What is required.
Please write out every record below exactly as it stands.

Provided entries.
# # # # #

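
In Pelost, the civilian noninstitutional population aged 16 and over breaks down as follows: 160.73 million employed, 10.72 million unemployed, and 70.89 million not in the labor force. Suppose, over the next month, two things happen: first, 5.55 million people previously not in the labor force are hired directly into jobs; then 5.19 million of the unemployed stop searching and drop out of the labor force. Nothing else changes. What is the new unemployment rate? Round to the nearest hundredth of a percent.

New unemployment rate ≈ 3.22%.

Initially, labor force = 160.73 + 10.72 = 171.45 million, so u = 10.72/171.45 = 6.25%.
After the first change, employed and labor force both rise by 5.55; unemployed unchanged → E = 166.28, U = 10.72, labor force = 177.00 million.
After the second change, unemployed and labor force both fall by 5.19 → E = 166.28, U = 5.53, labor force = 171.81 million.
New unemployment rate = 5.53 / 171.81 = 3.22%.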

# # # # #

Answer area.
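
In Pelost, the civilian noninstitutional population aged 16 and over breaks down as follows: 160.73 million employed, 10.72 million unemployed, and 70.89 million not in the labor force. Suppose, over the next month, two things happen: first, 5.55 million people previously not in the labor force are hired directly into jobs; then 5.19 million of the unemployed stop searching and drop out of the labor force. Nothing else changes. What is the new unemployment rate? Round to the nearest hundredth of a percent.

New unemployment rate ≈ 3.22%.

Initially, labor force = 160.73 + 10.72 = 171.45 million, so u = 10.72/171.45 = 6.25%.
After the first change, employed and labor force both rise by 5.55; unemployed unchanged → E = 166.28, U = 10.72, labor force = 177.00 million.
After the second change, unemployed and labor force both fall by 5.19 → E = 166.28, U = 5.53, labor force = 171.81 million.
New unemployment rate = 5.53 / 171.81 = 3.22%.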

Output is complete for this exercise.